Exercise requirements: Please repeat all the entries. Nothing may differ.

Given records:

%%

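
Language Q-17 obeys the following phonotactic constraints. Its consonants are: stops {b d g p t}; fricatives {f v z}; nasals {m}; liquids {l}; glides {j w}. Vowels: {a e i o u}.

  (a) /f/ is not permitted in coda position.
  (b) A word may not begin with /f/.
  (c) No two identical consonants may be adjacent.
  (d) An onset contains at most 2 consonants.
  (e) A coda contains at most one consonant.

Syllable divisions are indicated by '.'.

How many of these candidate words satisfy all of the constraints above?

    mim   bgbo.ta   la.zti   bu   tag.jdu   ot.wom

5

mim — σ1 onset /m/, coda /m/ ok → phonotactically legal
bgbo.ta — violates constraint (d): syllable 1 onset /bgb/ has 3 consonants (> 2) → phonotactically illegal
la.zti — σ1 onset /l/, coda /∅/ ok; σ2 onset /zt/ (2C), coda /∅/ ok → phonotactically legal
bu — σ1 onset /b/, coda /∅/ ok → phonotactically legal
tag.jdu — σ1 onset /t/, coda /g/ ok; σ2 onset /jd/ (2C), coda /∅/ ok → phonotactically legal
ot.wom — σ1 onset /∅/, coda /t/ ok; σ2 onset /w/, coda /m/ ok → phonotactically legal
Phonotactically legal: mim, la.zti, bu, tag.jdu, ot.wom → 5.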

%%

Task response:
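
Language Q-17 obeys the following phonotactic constraints. Its consonants are: stops {b d g p t}; fricatives {f v z}; nasals {m}; liquids {l}; glides {j w}. Vowels: {a e i o u}.

  (a) /f/ is not permitted in coda position.
  (b) A word may not begin with /f/.
  (c) No two identical consonants may be adjacent.
  (d) An onset contains at most 2 consonants.
  (e) A coda contains at most one consonant.

Syllable divisions are indicated by '.'.

How many of these candidate words satisfy all of the constraints above?

    mim   bgbo.ta   la.zti   bu   tag.jdu   ot.wom

5

mim — σ1 onset /m/, coda /m/ ok → phonotactically legal
bgbo.ta — violates constraint (d): syllable 1 onset /bgb/ has 3 consonants (> 2) → phonotactically illegal
la.zti — σ1 onset /l/, coda /∅/ ok; σ2 onset /zt/ (2C), coda /∅/ ok → phonotactically legal
bu — σ1 onset /b/, coda /∅/ ok → phonotactically legal
tag.jdu — σ1 onset /t/, coda /g/ ok; σ2 onset /jd/ (2C), coda /∅/ ok → phonotactically legal
ot.wom — σ1 onset /∅/, coda /t/ ok; σ2 onset /w/, coda /m/ ok → phonotactically legal
Phonotactically legal: mim, la.zti, bu, tag.jdu, ot.wom → 5.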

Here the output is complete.